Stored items
▬▬▬

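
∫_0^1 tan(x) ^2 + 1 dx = tan(1)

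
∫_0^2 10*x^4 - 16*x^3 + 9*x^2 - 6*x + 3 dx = 18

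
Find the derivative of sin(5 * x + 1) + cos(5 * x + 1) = 5*sqrt(2)*cos(5*x + pi/4 + 1)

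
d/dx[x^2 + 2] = 2*x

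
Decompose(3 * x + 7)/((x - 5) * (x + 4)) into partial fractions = 5/(9*(x + 4)) + 22/(9*(x - 5))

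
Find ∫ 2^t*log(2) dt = 2^t + C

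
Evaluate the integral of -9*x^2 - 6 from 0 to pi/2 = -3*pi^3/8 - 3*pi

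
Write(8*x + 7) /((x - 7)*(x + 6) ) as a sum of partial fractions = 41/(13*(x + 6)) + 63/(13*(x - 7))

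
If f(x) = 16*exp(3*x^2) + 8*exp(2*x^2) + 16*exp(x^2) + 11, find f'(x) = 96*x*exp(3*x^2) + 32*x*exp(2*x^2) + 32*x*exp(x^2)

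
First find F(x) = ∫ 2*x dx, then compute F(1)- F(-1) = 0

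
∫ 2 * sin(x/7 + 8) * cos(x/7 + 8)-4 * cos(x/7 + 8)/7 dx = (7*sin(x/7 + 8) - 4)*sin(x/7 + 8) + C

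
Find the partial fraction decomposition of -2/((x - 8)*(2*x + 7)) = 4/(23*(2*x + 7)) - 2/(23*(x - 8))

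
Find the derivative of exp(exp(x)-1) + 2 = exp(x + exp(x) - 1)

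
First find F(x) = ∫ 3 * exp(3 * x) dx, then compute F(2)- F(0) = -1 + exp(6)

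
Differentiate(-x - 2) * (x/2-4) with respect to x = 3 - x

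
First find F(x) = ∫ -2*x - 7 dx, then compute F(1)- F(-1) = -14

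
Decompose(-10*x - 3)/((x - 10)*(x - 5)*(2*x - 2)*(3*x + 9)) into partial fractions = -9/(832*(x + 3)) - 13/(864*(x - 1)) + 53/(960*(x - 5)) - 103/(3510*(x - 10))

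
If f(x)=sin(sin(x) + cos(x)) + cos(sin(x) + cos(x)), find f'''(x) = 2*(2*sin(x)*cos(x)*cos(sqrt(2)*sin(x + pi/4) + pi/4) + 3*sqrt(2)*sin(x + pi/4)*sin(sqrt(2)*sin(x + pi/4) + pi/4) - 2*cos(sqrt(2)*sin(x + pi/4) + pi/4))*cos(x + pi/4)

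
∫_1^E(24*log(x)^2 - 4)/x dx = 4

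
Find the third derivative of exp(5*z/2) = 125*exp(5*z/2)/8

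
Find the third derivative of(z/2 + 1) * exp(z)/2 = z*exp(z)/4 + 5*exp(z)/4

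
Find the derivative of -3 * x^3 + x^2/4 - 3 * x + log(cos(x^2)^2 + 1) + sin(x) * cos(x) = (-9*x^2*cos(2*x^2) - 27*x^2 - 4*x*sin(2*x^2) + x*cos(2*x^2)/2 + 3*x/2 + 3*cos(2*x) - 3*cos(2*x^2) + cos(2*x*(x - 1))/2 + cos(2*x*(x + 1))/2 - 9)/(cos(2*x^2) + 3)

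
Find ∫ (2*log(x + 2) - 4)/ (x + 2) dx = (log(x + 2) - 2)^2 + C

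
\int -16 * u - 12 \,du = -8*u^2 - 12*u + C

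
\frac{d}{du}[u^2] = 2*u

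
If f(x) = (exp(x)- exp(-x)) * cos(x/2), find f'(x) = (-exp(2*x)*sin(x/2) + 2*exp(2*x)*cos(x/2) + sin(x/2) + 2*cos(x/2))*exp(-x)/2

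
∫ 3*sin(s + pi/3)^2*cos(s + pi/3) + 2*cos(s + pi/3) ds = (sin(s + pi/3)^2 + 2)*sin(s + pi/3) + C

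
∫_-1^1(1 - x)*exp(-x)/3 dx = exp(-1)/3 + E/3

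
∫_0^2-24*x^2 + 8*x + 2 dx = -44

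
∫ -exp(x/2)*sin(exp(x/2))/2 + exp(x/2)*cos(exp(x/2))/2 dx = sqrt(2)*sin(exp(x/2) + pi/4) + C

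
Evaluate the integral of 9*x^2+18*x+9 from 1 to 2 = 57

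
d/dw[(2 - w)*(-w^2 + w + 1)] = 3*w^2 - 6*w + 1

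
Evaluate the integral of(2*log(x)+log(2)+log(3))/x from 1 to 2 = -log(2)*log(3) + log(4)*log(6)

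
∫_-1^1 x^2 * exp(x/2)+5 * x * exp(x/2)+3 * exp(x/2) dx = -2*exp(-1/2) + 6*exp(1/2)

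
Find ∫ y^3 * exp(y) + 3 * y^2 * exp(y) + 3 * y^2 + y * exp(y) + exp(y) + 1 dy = y*(y^2 + 1)*(exp(y) + 1) + C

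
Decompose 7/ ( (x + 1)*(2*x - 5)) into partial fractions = 2/(2*x - 5) - 1/(x + 1)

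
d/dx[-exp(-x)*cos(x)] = (sin(x) + cos(x))*exp(-x)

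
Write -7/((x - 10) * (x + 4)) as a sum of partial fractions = 1/(2*(x + 4)) - 1/(2*(x - 10))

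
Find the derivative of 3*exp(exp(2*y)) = 6*exp(2*y + exp(2*y))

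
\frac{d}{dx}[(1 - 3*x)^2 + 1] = 18*x - 6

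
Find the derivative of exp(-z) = -exp(-z)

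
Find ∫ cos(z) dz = sin(z) + C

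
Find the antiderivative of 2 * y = y^2 + C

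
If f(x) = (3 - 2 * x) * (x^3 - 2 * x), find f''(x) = -24*x^2 + 18*x + 8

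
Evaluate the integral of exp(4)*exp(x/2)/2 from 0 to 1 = -exp(4) + exp(9/2)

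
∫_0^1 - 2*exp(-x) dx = -2 + 2*exp(-1)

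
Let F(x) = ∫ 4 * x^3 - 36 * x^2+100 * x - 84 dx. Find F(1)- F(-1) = -192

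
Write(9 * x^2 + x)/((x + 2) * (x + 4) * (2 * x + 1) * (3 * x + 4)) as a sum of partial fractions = -99/(20*(3*x + 4)) + 2/(15*(2*x + 1)) - 5/(4*(x + 4)) + 17/(6*(x + 2))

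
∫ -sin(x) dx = cos(x) + C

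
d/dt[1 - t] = -1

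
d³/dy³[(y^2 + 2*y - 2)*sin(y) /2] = -y^2*cos(y)/2 - 3*y*sin(y) - y*cos(y) - 3*sin(y) + 4*cos(y)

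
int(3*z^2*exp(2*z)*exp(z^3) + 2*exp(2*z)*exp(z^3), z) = exp(z*(z^2 + 2)) + C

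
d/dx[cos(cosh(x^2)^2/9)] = -2*x*sin(cosh(x^2)^2/9)*sinh(2*x^2)/9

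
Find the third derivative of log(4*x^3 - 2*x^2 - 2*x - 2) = (48*x^6 - 48*x^5 + 48*x^4 + 176*x^3 - 78*x^2 - 6*x + 16)/(8*x^9 - 12*x^8 - 6*x^7 - x^6 + 15*x^5 + 6*x^4 - x^3 - 6*x^2 - 3*x - 1)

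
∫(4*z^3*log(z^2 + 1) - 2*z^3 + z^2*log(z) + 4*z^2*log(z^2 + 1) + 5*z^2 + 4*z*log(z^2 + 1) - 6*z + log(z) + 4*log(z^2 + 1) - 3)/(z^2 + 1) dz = z*(-3*z + 2*(z + 2)*log(z^2 + 1) + log(z) - 4) + C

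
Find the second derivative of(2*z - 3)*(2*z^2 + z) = 24*z - 8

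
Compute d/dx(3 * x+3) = 3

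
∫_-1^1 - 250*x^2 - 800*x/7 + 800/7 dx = 1300/21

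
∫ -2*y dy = -y^2 + C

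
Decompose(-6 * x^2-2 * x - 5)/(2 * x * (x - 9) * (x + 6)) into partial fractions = -209/(180*(x + 6)) - 509/(270*(x - 9)) + 5/(108*x)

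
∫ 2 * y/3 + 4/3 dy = y^2/3 + 4*y/3 + C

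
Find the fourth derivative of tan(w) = 24*tan(w)^5 + 40*tan(w)^3 + 16*tan(w)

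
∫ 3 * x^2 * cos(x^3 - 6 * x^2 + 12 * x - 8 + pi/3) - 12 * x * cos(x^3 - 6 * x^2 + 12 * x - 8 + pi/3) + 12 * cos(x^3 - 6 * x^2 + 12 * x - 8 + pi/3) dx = sin((x - 2)^3 + pi/3) + C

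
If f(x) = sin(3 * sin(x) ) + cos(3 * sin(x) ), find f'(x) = 3*sqrt(2)*cos(x)*cos(3*sin(x) + pi/4)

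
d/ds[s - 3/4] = 1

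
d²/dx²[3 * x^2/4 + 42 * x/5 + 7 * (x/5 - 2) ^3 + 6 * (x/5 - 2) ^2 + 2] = 42*x/125 - 69/50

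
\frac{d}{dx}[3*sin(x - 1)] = 3*cos(x - 1)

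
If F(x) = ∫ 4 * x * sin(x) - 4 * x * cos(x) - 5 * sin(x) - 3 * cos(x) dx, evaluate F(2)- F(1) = -7*sin(2) + 3*cos(1) + 3*sin(1) - 7*cos(2)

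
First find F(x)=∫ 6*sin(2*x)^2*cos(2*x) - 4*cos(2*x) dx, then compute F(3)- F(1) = -sin(18)/4 - sin(6) + 5*sin(2)/4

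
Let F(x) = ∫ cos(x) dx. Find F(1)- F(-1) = 2*sin(1)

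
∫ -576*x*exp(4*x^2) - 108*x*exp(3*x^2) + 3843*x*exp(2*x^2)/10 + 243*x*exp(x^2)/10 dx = 9*(-320*exp(3*x^2) - 80*exp(2*x^2) + 427*exp(x^2) + 54)*exp(x^2)/40 + C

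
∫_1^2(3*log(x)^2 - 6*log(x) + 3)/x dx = (-1 + log(2))^3 + 1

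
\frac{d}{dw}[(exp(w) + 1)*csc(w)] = -exp(w)*cot(w)*csc(w) + exp(w)*csc(w) - cot(w)*csc(w)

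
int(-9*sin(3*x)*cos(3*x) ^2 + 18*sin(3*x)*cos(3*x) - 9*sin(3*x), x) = (cos(3*x) - 1)^3 + C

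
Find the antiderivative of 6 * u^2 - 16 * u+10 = 2*u^3 - 8*u^2 + 10*u + C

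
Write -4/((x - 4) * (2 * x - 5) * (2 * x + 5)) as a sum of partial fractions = -4/(65*(2*x + 5)) + 4/(15*(2*x - 5)) - 4/(39*(x - 4))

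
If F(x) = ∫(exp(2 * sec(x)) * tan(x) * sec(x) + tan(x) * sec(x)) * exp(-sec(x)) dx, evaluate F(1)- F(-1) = 0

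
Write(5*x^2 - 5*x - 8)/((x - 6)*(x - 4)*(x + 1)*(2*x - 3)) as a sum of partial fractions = -34/(225*(2*x - 3)) - 2/(175*(x + 1)) - 26/(25*(x - 4)) + 71/(63*(x - 6))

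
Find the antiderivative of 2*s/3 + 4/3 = s^2/3 + 4*s/3 + C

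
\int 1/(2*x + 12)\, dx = log(2*x/3 + 4)/2 + C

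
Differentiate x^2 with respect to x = 2*x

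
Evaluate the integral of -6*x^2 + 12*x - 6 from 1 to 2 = -2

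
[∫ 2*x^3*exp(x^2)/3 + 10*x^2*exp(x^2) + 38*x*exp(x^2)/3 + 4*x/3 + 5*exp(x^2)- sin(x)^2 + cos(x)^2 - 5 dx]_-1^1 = -10 + sin(2) + 10*E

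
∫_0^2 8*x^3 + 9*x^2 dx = 56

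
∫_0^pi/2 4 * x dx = pi^2/2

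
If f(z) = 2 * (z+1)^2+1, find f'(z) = 4*z + 4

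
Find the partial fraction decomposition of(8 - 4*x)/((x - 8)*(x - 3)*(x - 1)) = 2/(7*(x - 1)) + 2/(5*(x - 3)) - 24/(35*(x - 8))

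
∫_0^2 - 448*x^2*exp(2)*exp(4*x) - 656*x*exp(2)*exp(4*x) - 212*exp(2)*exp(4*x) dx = -690*exp(10) + 26*exp(2)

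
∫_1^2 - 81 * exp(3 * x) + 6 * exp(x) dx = -27*exp(6) - 6*E + 6*exp(2) + 27*exp(3)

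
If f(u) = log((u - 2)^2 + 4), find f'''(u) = (4*u^3 - 24*u^2 + 64)/(u^6 - 12*u^5 + 72*u^4 - 256*u^3 + 576*u^2 - 768*u + 512)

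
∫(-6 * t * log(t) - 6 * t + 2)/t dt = 2*(1 - 3*t)*log(t) + C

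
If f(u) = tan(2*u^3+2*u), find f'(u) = 6*u^2*tan(2*u^3 + 2*u)^2 + 6*u^2 + 2*tan(2*u^3 + 2*u)^2 + 2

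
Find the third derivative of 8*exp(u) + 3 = 8*exp(u)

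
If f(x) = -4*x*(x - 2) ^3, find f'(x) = -16*x^3 + 72*x^2 - 96*x + 32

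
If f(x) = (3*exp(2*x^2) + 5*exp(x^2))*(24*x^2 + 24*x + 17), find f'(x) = 288*x^3*exp(2*x^2) + 240*x^3*exp(x^2) + 288*x^2*exp(2*x^2) + 240*x^2*exp(x^2) + 348*x*exp(2*x^2) + 410*x*exp(x^2) + 72*exp(2*x^2) + 120*exp(x^2)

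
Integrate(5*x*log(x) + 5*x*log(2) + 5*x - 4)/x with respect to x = (5*x - 4)*log(2*x) + C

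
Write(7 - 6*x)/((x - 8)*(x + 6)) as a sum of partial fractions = -43/(14*(x + 6)) - 41/(14*(x - 8))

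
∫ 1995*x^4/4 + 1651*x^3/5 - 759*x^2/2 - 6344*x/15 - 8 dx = 399*x^5/4 + 1651*x^4/20 - 253*x^3/2 - 3172*x^2/15 - 8*x + C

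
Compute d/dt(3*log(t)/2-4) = 3/(2*t)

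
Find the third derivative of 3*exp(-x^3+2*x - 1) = (-81*x^6 + 162*x^4 + 162*x^3 - 108*x^2 - 108*x + 6)*exp(-x^3 + 2*x - 1)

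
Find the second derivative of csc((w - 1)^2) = 2*(-2*w^2 + 4*w^2/sin(w^2 - 2*w + 1)^2 + 4*w - 8*w/sin(w^2 - 2*w + 1)^2 - 2 - cos(w^2 - 2*w + 1)/sin(w^2 - 2*w + 1) + 4/sin(w^2 - 2*w + 1)^2)/sin(w^2 - 2*w + 1)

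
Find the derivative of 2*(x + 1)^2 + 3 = 4*x + 4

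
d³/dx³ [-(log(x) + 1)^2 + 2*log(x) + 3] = (6 - 4*log(x))/x^3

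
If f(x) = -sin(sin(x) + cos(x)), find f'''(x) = 2*(-sqrt(2)*sin(x)*cos(x)*cos(sqrt(2)*sin(x + pi/4)) - 3*sin(sqrt(2)*sin(x + pi/4))*sin(x + pi/4) + sqrt(2)*cos(sqrt(2)*sin(x + pi/4)))*cos(x + pi/4)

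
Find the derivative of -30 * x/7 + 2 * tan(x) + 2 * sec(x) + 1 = 2*tan(x)^2 + 2*tan(x)*sec(x) - 16/7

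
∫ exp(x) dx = exp(x) + C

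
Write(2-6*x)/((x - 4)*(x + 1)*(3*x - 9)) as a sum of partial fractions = 2/(15*(x + 1)) + 4/(3*(x - 3)) - 22/(15*(x - 4))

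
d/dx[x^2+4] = 2*x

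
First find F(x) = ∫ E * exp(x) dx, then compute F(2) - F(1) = -exp(2) + exp(3)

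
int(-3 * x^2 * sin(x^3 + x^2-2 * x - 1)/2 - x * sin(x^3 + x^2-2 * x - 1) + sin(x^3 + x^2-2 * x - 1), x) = cos(x^3 + x^2 - 2*x - 1)/2 + C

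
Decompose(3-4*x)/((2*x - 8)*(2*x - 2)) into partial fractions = 1/(12*(x - 1)) - 13/(12*(x - 4))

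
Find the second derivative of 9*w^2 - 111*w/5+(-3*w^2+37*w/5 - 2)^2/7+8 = 108*w^2/7 - 1332*w/35 + 6488/175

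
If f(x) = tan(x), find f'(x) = cos(x)^(-2)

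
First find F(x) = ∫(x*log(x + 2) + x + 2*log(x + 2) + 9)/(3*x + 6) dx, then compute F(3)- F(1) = -10*log(3)/3 + 4*log(5)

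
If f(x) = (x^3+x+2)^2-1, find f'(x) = 6*x^5 + 8*x^3 + 12*x^2 + 2*x + 4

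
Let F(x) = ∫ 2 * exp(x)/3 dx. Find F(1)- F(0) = -2/3 + 2*E/3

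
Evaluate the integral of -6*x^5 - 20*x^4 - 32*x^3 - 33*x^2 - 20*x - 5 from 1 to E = (1 + E)^3*(-exp(3) - exp(2) - 2*E - 1) + 40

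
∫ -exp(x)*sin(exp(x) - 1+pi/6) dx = cos(exp(x) - 1 + pi/6) + C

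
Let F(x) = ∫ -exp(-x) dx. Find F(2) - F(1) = -exp(-1) + exp(-2)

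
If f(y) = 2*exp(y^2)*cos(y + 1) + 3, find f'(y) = 2*(2*y*cos(y + 1) - sin(y + 1))*exp(y^2)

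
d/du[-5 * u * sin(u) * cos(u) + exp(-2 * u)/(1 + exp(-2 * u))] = -(5*u*exp(4*u)*cos(2*u) + 10*u*exp(2*u)*cos(2*u) + 5*u*cos(2*u) + 5*exp(4*u)*sin(2*u)/2 + 5*exp(2*u)*sin(2*u) + 2*exp(2*u) + 5*sin(2*u)/2)/(exp(4*u) + 2*exp(2*u) + 1)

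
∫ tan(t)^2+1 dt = tan(t) + C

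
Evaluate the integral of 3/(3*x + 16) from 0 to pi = -log(4) + log(3*pi/4 + 4)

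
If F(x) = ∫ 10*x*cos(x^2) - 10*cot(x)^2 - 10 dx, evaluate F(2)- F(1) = -10/tan(1) + 10/tan(2) - 5*sin(1) + 5*sin(4)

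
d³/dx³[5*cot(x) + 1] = -30*cot(x)^4 - 40*cot(x)^2 - 10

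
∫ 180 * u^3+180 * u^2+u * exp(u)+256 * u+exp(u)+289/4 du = u*(180*u^3 + 240*u^2 + 512*u + 4*exp(u) + 289)/4 + C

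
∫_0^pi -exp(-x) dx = -1 + exp(-pi)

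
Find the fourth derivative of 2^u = 2^u*log(2)^4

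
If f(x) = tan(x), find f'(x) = cos(x)^(-2)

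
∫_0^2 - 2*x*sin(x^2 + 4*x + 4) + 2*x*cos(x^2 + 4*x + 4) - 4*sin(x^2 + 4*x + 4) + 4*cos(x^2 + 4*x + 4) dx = cos(16) + sin(16) - cos(4) - sin(4)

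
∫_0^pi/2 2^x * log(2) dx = -1 + 2^(pi/2)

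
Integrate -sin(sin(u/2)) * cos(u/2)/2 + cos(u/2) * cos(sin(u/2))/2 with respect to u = sqrt(2)*sin(sin(u/2) + pi/4) + C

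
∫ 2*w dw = w^2 + C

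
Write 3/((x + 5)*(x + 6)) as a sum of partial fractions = -3/(x + 6) + 3/(x + 5)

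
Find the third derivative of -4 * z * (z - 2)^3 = 144 - 96*z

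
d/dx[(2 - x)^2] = 2*x - 4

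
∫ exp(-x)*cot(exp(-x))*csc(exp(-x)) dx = csc(exp(-x)) + C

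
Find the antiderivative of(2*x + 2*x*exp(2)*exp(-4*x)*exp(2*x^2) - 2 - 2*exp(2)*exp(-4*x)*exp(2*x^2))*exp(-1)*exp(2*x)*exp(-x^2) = 2*sinh((x - 1)^2) + C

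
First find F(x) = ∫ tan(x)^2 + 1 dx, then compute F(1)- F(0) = tan(1)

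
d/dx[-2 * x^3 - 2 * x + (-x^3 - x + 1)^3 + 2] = -9*x^8 - 21*x^6 + 18*x^5 - 15*x^4 + 24*x^3 - 18*x^2 + 6*x - 5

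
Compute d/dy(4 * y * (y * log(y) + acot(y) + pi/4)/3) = (8*y^3*log(y) + 4*y^3 + 4*y^2*acot(y) + pi*y^2 + 8*y*log(y) + 4*acot(y) + pi)/(3*y^2 + 3)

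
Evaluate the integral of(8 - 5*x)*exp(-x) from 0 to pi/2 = (-3 + 5*pi/2)*exp(-pi/2) + 3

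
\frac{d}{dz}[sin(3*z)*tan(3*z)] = 3*sin(3*z)*tan(3*z)^2 + 6*sin(3*z)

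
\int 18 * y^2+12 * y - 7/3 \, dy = 6*y^3 + 6*y^2 - 7*y/3 + C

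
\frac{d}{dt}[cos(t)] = -sin(t)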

▬▬▬

> Exercise prompt: There is a run of lines above from the one with "If f(x) = (3 - 2" to the one with "Find the fourth derivative of tan(w)"; print exactly that run, both ends included, and nothing else.

> Result of this task:
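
If f(x) = (3 - 2 * x) * (x^3 - 2 * x), find f''(x) = -24*x^2 + 18*x + 8

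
Evaluate the integral of exp(4)*exp(x/2)/2 from 0 to 1 = -exp(4) + exp(9/2)

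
∫_0^1 - 2*exp(-x) dx = -2 + 2*exp(-1)

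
Let F(x) = ∫ 4 * x^3 - 36 * x^2+100 * x - 84 dx. Find F(1)- F(-1) = -192

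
Write(9 * x^2 + x)/((x + 2) * (x + 4) * (2 * x + 1) * (3 * x + 4)) as a sum of partial fractions = -99/(20*(3*x + 4)) + 2/(15*(2*x + 1)) - 5/(4*(x + 4)) + 17/(6*(x + 2))

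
∫ -sin(x) dx = cos(x) + C

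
d/dt[1 - t] = -1

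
d³/dy³[(y^2 + 2*y - 2)*sin(y) /2] = -y^2*cos(y)/2 - 3*y*sin(y) - y*cos(y) - 3*sin(y) + 4*cos(y)

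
int(3*z^2*exp(2*z)*exp(z^3) + 2*exp(2*z)*exp(z^3), z) = exp(z*(z^2 + 2)) + C

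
d/dx[cos(cosh(x^2)^2/9)] = -2*x*sin(cosh(x^2)^2/9)*sinh(2*x^2)/9

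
Find the third derivative of log(4*x^3 - 2*x^2 - 2*x - 2) = (48*x^6 - 48*x^5 + 48*x^4 + 176*x^3 - 78*x^2 - 6*x + 16)/(8*x^9 - 12*x^8 - 6*x^7 - x^6 + 15*x^5 + 6*x^4 - x^3 - 6*x^2 - 3*x - 1)

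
∫(4*z^3*log(z^2 + 1) - 2*z^3 + z^2*log(z) + 4*z^2*log(z^2 + 1) + 5*z^2 + 4*z*log(z^2 + 1) - 6*z + log(z) + 4*log(z^2 + 1) - 3)/(z^2 + 1) dz = z*(-3*z + 2*(z + 2)*log(z^2 + 1) + log(z) - 4) + C

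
Find the second derivative of(2*z - 3)*(2*z^2 + z) = 24*z - 8

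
Compute d/dx(3 * x+3) = 3

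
∫_-1^1 - 250*x^2 - 800*x/7 + 800/7 dx = 1300/21

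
∫ -2*y dy = -y^2 + C

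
Decompose(-6 * x^2-2 * x - 5)/(2 * x * (x - 9) * (x + 6)) into partial fractions = -209/(180*(x + 6)) - 509/(270*(x - 9)) + 5/(108*x)

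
∫ 2 * y/3 + 4/3 dy = y^2/3 + 4*y/3 + C

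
Find the fourth derivative of tan(w) = 24*tan(w)^5 + 40*tan(w)^3 + 16*tan(w)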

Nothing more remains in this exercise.